= Dataset records =
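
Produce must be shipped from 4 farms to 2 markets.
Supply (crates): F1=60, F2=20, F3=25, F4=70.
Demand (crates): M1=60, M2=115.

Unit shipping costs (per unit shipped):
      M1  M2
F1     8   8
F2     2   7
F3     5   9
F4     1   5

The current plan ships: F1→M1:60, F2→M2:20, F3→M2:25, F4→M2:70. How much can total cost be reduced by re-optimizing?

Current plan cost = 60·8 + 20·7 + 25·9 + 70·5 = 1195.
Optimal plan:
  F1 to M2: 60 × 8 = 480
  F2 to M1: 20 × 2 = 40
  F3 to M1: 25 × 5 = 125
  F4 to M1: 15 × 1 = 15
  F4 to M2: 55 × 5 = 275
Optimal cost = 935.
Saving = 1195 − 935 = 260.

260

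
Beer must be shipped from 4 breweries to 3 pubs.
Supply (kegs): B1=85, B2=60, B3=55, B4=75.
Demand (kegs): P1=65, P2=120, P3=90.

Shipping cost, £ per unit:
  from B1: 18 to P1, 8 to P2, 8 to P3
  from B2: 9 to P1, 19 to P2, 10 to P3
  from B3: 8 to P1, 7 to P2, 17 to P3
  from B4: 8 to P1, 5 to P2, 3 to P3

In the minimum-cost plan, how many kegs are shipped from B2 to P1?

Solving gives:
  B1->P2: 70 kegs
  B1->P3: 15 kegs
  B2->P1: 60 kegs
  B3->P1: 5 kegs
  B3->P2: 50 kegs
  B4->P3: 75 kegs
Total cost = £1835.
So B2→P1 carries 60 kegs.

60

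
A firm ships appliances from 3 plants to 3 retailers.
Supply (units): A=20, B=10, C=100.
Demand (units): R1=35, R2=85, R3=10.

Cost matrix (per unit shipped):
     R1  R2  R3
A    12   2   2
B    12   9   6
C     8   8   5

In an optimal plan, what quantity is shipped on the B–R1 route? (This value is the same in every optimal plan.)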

= Work order =
Set the records down again in full, exactly as they read.

= Result for this exercise =
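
Produce must be shipped from 4 farms to 2 markets.
Supply (crates): F1=60, F2=20, F3=25, F4=70.
Demand (crates): M1=60, M2=115.

Unit shipping costs (per unit shipped):
      M1  M2
F1     8   8
F2     2   7
F3     5   9
F4     1   5

The current plan ships: F1→M1:60, F2→M2:20, F3→M2:25, F4→M2:70. How much can total cost be reduced by re-optimizing?

Current plan cost = 60·8 + 20·7 + 25·9 + 70·5 = 1195.
Optimal plan:
  F1 to M2: 60 × 8 = 480
  F2 to M1: 20 × 2 = 40
  F3 to M1: 25 × 5 = 125
  F4 to M1: 15 × 1 = 15
  F4 to M2: 55 × 5 = 275
Optimal cost = 935.
Saving = 1195 − 935 = 260.

260

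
Beer must be shipped from 4 breweries to 3 pubs.
Supply (kegs): B1=85, B2=60, B3=55, B4=75.
Demand (kegs): P1=65, P2=120, P3=90.

Shipping cost, £ per unit:
  from B1: 18 to P1, 8 to P2, 8 to P3
  from B2: 9 to P1, 19 to P2, 10 to P3
  from B3: 8 to P1, 7 to P2, 17 to P3
  from B4: 8 to P1, 5 to P2, 3 to P3

In the minimum-cost plan, how many kegs are shipped from B2 to P1?

Solving gives:
  B1->P2: 70 kegs
  B1->P3: 15 kegs
  B2->P1: 60 kegs
  B3->P1: 5 kegs
  B3->P2: 50 kegs
  B4->P3: 75 kegs
Total cost = £1835.
So B2→P1 carries 60 kegs.

60

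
A firm ships appliances from 3 plants to 3 retailers.
Supply (units): A=20, B=10, C=100.
Demand (units): R1=35, R2=85, R3=10.

Cost matrix (per unit shipped):
     R1  R2  R3
A    12   2   2
B    12   9   6
C     8   8   5

In an optimal plan, what quantity is shipped on the B–R1 route? (This value is the same in every optimal plan.)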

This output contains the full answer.